Saved data entries:
- Opening Delimiter -

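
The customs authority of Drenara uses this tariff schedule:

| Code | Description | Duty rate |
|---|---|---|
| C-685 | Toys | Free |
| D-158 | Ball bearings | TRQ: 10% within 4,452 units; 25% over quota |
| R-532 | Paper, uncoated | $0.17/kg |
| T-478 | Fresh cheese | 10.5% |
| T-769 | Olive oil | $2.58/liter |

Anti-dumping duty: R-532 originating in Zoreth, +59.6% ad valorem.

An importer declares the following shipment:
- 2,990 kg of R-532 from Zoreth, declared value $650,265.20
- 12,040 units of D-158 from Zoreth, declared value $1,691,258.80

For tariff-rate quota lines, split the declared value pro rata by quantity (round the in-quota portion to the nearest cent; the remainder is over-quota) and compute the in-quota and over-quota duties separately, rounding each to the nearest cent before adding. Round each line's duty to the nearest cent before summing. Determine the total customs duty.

Line 1 (R-532, Zoreth, 2,990 kg, $650,265.20):
Base rate for R-532 is $0.17/kg.
Additional duty on R-532 from Zoreth: +59.6% ad valorem. Applied ad valorem rate = 59.6%.
Duty = $650,265.20 × 59.6% + 2,990 × $0.17 = $388,066.36.
Line 2 (D-158, Zoreth, 12,040 units, $1,691,258.80):
Code D-158 is under a tariff-rate quota (threshold 4,452 units). In-quota: 4,452 units at 10%; over-quota: 7,588 units at 25%.
Pro-rata value split: in-quota = $1,691,258.80 × 4,452/12,040 = $625,372.44; over-quota = $1,691,258.80 − $625,372.44 = $1,065,886.36.
In-quota duty = $625,372.44 × 10% = $62,537.24. Over-quota duty = $1,065,886.36 × 25% = $266,471.59.
Line duty = $62,537.24 + $266,471.59 = $329,008.83.
Total = $388,066.36 + $329,008.83 = $717,075.19.

$717,075.19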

- Closing Delimiter -

## [Work instructions]
Repeat verbatim the opening run of entries, ending with the line that contains "- 12,040 units".

## [Reply to the task]
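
The customs authority of Drenara uses this tariff schedule:

| Code | Description | Duty rate |
|---|---|---|
| C-685 | Toys | Free |
| D-158 | Ball bearings | TRQ: 10% within 4,452 units; 25% over quota |
| R-532 | Paper, uncoated | $0.17/kg |
| T-478 | Fresh cheese | 10.5% |
| T-769 | Olive oil | $2.58/liter |

Anti-dumping duty: R-532 originating in Zoreth, +59.6% ad valorem.

An importer declares the following shipment:
- 2,990 kg of R-532 from Zoreth, declared value $650,265.20
- 12,040 units of D-158 from Zoreth, declared value $1,691,258.80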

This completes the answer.